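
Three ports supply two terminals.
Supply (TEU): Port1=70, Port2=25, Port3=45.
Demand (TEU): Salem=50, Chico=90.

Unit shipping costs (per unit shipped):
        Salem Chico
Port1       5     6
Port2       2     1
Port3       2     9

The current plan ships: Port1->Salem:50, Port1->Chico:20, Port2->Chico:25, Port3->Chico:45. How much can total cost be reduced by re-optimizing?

270

Current plan cost = 50·5 + 20·6 + 25·1 + 45·9 = 800.
Optimal plan:
  Port1–Salem: 5 × 5 = 25
  Port1–Chico: 65 × 6 = 390
  Port2–Chico: 25 × 1 = 25
  Port3–Salem: 45 × 2 = 90
Optimal cost = 530.
Saving = 800 − 530 = 270.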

* _Problem requirements_
Output the data above exactly, please, line for line.

* _Result below_
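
Three ports supply two terminals.
Supply (TEU): Port1=70, Port2=25, Port3=45.
Demand (TEU): Salem=50, Chico=90.

Unit shipping costs (per unit shipped):
        Salem Chico
Port1       5     6
Port2       2     1
Port3       2     9

The current plan ships: Port1->Salem:50, Port1->Chico:20, Port2->Chico:25, Port3->Chico:45. How much can total cost be reduced by re-optimizing?

270

Current plan cost = 50·5 + 20·6 + 25·1 + 45·9 = 800.
Optimal plan:
  Port1–Salem: 5 × 5 = 25
  Port1–Chico: 65 × 6 = 390
  Port2–Chico: 25 × 1 = 25
  Port3–Salem: 45 × 2 = 90
Optimal cost = 530.
Saving = 800 − 530 = 270.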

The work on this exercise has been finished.